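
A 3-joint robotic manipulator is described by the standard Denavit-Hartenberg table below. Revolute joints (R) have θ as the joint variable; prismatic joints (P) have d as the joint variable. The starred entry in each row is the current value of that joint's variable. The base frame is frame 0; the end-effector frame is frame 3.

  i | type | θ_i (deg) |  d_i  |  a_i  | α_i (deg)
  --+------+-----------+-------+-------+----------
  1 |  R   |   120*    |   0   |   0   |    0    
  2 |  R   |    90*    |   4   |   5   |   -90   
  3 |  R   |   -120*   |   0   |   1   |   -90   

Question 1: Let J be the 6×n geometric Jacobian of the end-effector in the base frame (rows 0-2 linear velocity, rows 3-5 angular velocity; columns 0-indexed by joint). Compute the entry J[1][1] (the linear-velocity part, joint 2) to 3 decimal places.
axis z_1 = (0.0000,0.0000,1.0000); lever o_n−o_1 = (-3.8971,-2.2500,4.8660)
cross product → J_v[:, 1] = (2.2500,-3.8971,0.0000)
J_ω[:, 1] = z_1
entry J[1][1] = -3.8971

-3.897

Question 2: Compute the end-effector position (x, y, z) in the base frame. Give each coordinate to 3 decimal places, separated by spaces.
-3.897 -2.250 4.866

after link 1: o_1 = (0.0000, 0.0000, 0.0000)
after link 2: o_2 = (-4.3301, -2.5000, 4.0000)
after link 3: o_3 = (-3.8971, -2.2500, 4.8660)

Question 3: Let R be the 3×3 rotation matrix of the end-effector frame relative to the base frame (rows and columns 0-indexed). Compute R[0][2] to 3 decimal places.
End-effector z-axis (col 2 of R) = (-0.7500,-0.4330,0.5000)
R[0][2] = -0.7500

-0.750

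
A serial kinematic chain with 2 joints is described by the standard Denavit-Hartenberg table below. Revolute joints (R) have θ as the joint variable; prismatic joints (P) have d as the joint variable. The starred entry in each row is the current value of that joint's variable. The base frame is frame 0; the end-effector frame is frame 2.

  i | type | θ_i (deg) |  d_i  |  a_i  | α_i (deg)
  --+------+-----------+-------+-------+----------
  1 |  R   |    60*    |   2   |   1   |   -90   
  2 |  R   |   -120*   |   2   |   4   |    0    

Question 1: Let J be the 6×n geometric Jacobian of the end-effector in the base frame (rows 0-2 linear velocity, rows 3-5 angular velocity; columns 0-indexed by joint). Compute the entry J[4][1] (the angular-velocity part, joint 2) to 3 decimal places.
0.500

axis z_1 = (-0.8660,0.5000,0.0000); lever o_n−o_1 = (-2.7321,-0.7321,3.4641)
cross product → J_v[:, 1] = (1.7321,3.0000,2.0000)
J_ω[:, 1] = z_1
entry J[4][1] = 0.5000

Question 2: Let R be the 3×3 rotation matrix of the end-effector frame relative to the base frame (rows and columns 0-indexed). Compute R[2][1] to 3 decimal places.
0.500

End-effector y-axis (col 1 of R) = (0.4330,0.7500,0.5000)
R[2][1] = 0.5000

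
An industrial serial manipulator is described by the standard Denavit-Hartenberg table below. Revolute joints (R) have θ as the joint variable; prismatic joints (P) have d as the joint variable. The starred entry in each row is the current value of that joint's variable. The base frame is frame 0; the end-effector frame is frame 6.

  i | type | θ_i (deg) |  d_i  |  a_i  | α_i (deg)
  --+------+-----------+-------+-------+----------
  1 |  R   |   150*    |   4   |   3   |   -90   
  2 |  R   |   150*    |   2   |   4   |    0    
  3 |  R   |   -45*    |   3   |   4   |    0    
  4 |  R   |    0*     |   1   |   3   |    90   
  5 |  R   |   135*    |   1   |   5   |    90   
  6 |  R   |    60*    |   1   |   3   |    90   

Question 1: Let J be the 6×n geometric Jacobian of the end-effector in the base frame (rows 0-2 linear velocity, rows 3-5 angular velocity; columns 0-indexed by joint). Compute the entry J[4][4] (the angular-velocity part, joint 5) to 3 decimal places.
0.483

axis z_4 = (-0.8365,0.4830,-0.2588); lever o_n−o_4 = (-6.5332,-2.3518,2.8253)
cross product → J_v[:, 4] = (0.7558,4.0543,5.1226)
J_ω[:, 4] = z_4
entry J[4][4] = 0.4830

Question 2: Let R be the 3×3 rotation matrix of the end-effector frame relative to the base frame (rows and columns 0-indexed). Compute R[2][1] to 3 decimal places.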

:::::

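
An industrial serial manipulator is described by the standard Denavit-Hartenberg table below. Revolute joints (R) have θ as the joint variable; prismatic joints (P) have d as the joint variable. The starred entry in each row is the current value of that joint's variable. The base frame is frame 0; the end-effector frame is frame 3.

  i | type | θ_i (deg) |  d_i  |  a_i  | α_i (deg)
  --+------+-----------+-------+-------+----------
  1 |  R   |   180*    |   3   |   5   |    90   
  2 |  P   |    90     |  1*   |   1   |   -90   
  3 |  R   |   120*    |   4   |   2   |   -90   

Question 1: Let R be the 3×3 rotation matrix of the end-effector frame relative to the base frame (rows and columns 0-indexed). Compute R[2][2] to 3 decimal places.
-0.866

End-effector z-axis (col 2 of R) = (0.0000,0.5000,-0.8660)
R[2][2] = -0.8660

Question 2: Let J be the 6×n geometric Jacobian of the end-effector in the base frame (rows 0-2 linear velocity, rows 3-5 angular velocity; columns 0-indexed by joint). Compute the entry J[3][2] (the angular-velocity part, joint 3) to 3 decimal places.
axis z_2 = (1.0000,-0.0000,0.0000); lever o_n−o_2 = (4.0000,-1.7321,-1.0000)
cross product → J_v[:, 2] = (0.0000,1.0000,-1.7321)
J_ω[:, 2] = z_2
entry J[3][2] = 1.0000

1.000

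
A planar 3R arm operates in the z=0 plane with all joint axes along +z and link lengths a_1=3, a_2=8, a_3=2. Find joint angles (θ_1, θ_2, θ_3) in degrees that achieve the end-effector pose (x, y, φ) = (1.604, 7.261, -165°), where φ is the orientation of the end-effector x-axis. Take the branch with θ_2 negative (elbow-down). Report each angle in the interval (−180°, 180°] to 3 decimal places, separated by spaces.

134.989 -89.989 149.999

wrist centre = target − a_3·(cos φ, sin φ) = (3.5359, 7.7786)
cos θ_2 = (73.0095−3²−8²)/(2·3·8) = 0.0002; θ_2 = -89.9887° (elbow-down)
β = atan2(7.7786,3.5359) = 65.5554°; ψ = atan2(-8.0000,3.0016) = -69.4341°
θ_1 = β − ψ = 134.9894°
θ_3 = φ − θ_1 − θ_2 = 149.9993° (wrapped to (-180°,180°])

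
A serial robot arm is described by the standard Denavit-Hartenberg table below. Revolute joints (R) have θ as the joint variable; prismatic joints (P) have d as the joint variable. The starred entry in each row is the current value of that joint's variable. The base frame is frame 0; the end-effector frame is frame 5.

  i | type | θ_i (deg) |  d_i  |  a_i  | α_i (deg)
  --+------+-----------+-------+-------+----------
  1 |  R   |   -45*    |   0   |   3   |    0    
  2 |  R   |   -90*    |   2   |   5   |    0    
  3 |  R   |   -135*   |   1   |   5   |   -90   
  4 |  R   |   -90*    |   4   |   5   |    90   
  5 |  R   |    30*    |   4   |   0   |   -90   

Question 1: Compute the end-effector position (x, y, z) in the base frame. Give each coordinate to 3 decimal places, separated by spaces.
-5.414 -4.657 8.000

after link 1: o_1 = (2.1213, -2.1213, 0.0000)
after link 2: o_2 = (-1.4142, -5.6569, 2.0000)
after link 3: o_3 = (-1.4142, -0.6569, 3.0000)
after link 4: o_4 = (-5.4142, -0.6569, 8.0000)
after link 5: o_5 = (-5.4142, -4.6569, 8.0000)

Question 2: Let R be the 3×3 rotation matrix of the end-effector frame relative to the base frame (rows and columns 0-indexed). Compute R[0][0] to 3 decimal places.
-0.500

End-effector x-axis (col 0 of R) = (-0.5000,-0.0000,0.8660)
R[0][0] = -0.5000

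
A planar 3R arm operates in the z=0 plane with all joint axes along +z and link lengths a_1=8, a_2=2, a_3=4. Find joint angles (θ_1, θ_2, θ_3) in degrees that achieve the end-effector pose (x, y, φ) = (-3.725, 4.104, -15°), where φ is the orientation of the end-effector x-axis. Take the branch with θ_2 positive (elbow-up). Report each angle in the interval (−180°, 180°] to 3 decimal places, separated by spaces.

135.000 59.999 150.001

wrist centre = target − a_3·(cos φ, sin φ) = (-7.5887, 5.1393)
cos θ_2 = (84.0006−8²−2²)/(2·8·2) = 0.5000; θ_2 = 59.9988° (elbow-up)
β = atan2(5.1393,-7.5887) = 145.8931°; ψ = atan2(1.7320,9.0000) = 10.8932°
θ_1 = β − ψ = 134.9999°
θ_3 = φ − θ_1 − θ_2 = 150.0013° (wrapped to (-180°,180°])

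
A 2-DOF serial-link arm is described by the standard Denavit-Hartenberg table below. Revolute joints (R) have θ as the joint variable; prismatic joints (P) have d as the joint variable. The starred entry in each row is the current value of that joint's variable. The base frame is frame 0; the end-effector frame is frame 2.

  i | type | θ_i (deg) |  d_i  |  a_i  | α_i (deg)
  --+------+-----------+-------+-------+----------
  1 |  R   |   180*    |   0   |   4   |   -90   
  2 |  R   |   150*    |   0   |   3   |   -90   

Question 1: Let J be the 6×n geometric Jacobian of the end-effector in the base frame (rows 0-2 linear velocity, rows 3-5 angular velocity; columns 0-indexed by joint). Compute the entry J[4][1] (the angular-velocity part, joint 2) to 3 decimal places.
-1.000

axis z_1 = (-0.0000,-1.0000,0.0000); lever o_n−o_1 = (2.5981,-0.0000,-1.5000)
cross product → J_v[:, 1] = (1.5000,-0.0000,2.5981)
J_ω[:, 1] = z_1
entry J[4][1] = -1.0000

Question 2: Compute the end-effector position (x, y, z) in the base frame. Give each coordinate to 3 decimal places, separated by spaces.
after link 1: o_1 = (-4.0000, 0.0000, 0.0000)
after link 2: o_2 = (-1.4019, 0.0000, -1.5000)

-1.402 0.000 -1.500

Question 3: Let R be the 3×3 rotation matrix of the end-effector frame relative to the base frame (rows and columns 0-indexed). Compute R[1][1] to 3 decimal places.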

:::::

_What you have to do_
State how many lines of the listing include "manipulator", and nothing more.

_Written solution_
3